Directions: Provide an exact copy of the lines from the beginning of the records through the line that includes "33–25 | 0.33 |", and of no others.

Task input:

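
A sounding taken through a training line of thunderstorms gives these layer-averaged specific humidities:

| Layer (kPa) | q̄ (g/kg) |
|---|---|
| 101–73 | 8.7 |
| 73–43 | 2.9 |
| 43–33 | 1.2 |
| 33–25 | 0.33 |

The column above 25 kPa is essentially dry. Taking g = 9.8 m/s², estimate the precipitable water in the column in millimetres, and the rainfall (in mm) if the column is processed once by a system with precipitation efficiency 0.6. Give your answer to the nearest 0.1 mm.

Precipitable water is the column-integrated vapour mass per unit area: PW = (1/g) Σ q̄ Δp, with q in kg/kg and Δp in Pa (1 kg/m² of water = 1 mm).
Layer 101–73 kPa: Δp = 280 hPa = 28000 Pa, q̄ = 0.0087 kg/kg → 0.0087 × 28000 / 9.8 = 24.86 mm
Layer 73–43 kPa: Δp = 300 hPa = 30000 Pa, q̄ = 0.0029 kg/kg → 0.0029 × 30000 / 9.8 = 8.88 mm
Layer 43–33 kPa: Δp = 100 hPa = 10000 Pa, q̄ = 0.0012 kg/kg → 0.0012 × 10000 / 9.8 = 1.22 mm
Layer 33–25 kPa: Δp = 80 hPa = 8000 Pa, q̄ = 0.00033 kg/kg → 0.00033 × 8000 / 9.8 = 0.27 mm
PW = 24.86 + 8.88 + 1.22 + 0.27 = 35.23 ≈ 35.2 mm.
Rainfall = ε × PW = 0.6 × 35.2 = 21.1 mm.

PW ≈ 35.2 mm; rainfall ≈ 21.1 mm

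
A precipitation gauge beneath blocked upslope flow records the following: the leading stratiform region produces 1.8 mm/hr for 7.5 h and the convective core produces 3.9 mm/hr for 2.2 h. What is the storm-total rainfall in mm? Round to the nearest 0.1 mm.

total ≈ 22.1 mm

Total = Σ Rᵢ Δtᵢ = 1.8 × 7.5 + 3.9 × 2.2
      = 13.5 + 8.58 = 22.1 mm.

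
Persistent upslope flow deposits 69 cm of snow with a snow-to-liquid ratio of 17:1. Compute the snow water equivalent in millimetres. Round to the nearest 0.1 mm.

SWE = snow depth / ratio = 69 cm / 17 = 4.059 cm = 40.6 mm.

SWE ≈ 40.6 mm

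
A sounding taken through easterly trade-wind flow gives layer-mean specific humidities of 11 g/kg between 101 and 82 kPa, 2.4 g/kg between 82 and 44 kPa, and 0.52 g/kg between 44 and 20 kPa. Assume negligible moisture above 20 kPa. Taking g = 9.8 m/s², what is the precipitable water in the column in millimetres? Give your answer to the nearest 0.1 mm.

Precipitable water is the column-integrated vapour mass per unit area: PW = (1/g) Σ q̄ Δp, with q in kg/kg and Δp in Pa (1 kg/m² of water = 1 mm).
Layer 101–82 kPa: Δp = 190 hPa = 19000 Pa, q̄ = 0.011 kg/kg → 0.011 × 19000 / 9.8 = 21.33 mm
Layer 82–44 kPa: Δp = 380 hPa = 38000 Pa, q̄ = 0.0024 kg/kg → 0.0024 × 38000 / 9.8 = 9.31 mm
Layer 44–20 kPa: Δp = 240 hPa = 24000 Pa, q̄ = 0.00052 kg/kg → 0.00052 × 24000 / 9.8 = 1.27 mm
PW = 21.33 + 9.31 + 1.27 = 31.91 ≈ 31.9 mm.

PW ≈ 31.9 mm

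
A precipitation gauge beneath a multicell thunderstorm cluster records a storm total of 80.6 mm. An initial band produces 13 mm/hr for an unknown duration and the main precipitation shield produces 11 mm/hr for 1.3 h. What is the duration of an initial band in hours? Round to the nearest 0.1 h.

duration ≈ 5.1 h

Known phases: 11 × 1.3 = 14.3 mm.
Remaining depth = 80.6 − 14.3 = 66.3 mm.
Duration = 66.3 / 13 = 5.1 h.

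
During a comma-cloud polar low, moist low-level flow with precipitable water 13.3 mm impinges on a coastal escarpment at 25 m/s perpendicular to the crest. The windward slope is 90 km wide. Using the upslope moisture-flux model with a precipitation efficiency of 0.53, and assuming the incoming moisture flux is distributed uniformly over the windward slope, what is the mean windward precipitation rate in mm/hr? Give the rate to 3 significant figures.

R ≈ 7.05 mm/hr

Incoming column moisture flux per unit ridge length: F = V × PW = 25 × 13.3 = 332.5 mm·m/s.
Spread over the 90 km slope with efficiency ε = 0.53: R = ε·F/W = 0.53 × 332.5 / 90000 m = 1.958e-03 mm/s.
R = 1.958e-03 × 3600 = 7.05 mm/hr.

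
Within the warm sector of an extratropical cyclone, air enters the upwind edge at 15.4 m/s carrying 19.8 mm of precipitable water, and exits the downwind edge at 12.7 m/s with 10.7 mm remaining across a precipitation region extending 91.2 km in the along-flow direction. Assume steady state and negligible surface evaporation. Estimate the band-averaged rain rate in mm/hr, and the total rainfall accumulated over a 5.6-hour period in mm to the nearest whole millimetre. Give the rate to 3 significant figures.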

Problem solution:
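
A sounding taken through a training line of thunderstorms gives these layer-averaged specific humidities:

| Layer (kPa) | q̄ (g/kg) |
|---|---|
| 101–73 | 8.7 |
| 73–43 | 2.9 |
| 43–33 | 1.2 |
| 33–25 | 0.33 |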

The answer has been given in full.